Your objective:
Only the lines below starting at the one containing "Here is a DNA" and ending at the one containing "The following DNA stretch" belong in the answer, each copied exactly.

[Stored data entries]
——
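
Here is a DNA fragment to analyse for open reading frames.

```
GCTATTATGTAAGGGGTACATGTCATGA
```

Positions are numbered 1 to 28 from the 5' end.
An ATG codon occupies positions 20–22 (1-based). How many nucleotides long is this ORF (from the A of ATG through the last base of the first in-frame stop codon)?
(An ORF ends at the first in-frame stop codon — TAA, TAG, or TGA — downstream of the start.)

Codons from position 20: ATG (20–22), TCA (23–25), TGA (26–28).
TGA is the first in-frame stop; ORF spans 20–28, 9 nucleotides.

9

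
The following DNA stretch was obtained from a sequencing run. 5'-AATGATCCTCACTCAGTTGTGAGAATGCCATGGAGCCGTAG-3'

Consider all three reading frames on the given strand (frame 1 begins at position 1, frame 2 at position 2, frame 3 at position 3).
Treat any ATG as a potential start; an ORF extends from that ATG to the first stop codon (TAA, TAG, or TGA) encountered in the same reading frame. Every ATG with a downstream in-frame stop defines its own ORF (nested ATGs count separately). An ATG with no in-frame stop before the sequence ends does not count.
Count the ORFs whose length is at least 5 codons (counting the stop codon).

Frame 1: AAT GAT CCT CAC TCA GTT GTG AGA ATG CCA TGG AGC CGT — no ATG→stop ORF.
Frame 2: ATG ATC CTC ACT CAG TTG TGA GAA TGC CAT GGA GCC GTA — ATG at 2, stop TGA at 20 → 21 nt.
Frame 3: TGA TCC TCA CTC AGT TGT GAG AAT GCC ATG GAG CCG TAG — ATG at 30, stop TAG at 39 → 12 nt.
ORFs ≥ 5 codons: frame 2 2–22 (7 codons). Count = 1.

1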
——
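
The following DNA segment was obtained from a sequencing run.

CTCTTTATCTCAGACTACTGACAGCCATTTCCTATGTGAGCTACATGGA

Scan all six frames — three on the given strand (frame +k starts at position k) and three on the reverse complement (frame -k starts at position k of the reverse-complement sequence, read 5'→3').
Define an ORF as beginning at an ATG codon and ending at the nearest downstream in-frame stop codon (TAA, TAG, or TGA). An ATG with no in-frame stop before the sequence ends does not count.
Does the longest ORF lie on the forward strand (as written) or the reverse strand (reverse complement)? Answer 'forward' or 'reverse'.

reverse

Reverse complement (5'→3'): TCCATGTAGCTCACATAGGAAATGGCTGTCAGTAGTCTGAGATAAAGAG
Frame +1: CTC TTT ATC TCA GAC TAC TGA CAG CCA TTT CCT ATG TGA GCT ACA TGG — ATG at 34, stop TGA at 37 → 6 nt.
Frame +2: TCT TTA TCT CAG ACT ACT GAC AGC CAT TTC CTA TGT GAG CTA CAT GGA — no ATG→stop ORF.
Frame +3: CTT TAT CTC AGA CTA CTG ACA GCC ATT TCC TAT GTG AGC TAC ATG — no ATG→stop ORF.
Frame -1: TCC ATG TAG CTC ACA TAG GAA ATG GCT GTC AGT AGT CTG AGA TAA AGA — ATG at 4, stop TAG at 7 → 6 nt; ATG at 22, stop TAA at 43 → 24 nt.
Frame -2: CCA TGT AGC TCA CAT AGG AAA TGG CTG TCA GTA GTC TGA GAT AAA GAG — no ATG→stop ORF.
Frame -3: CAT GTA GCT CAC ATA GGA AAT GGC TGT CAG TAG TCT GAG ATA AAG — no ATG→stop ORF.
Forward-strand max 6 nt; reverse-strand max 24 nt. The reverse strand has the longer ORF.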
——
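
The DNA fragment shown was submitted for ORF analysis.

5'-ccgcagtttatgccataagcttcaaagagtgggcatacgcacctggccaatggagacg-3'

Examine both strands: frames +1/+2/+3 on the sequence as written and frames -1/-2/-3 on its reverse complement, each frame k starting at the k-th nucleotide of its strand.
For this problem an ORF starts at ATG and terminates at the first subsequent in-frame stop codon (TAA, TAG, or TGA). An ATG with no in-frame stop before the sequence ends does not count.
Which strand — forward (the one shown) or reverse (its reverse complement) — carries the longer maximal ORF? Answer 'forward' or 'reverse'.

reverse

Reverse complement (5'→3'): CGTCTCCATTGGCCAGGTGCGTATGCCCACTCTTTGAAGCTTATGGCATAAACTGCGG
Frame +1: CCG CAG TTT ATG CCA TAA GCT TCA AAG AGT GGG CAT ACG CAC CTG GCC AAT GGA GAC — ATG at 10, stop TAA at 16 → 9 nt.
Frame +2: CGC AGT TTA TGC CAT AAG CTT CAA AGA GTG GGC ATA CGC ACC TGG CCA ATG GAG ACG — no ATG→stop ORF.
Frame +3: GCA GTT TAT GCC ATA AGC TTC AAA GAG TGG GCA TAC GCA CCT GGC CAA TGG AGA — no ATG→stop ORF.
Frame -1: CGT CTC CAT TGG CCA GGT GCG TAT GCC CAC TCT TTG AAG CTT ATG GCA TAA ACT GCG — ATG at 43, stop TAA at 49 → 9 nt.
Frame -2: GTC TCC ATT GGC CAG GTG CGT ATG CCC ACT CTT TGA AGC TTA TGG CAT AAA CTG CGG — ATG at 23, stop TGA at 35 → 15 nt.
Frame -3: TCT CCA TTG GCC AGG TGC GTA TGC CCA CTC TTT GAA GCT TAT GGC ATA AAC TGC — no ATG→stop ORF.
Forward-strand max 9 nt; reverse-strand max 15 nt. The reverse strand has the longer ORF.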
——
Exercise response:
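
Here is a DNA fragment to analyse for open reading frames.

```
GCTATTATGTAAGGGGTACATGTCATGA
```

Positions are numbered 1 to 28 from the 5' end.
An ATG codon occupies positions 20–22 (1-based). How many nucleotides long is this ORF (from the A of ATG through the last base of the first in-frame stop codon)?
(An ORF ends at the first in-frame stop codon — TAA, TAG, or TGA — downstream of the start.)

Codons from position 20: ATG (20–22), TCA (23–25), TGA (26–28).
TGA is the first in-frame stop; ORF spans 20–28, 9 nucleotides.

9

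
The following DNA stretch was obtained from a sequencing run. 5'-AATGATCCTCACTCAGTTGTGAGAATGCCATGGAGCCGTAG-3'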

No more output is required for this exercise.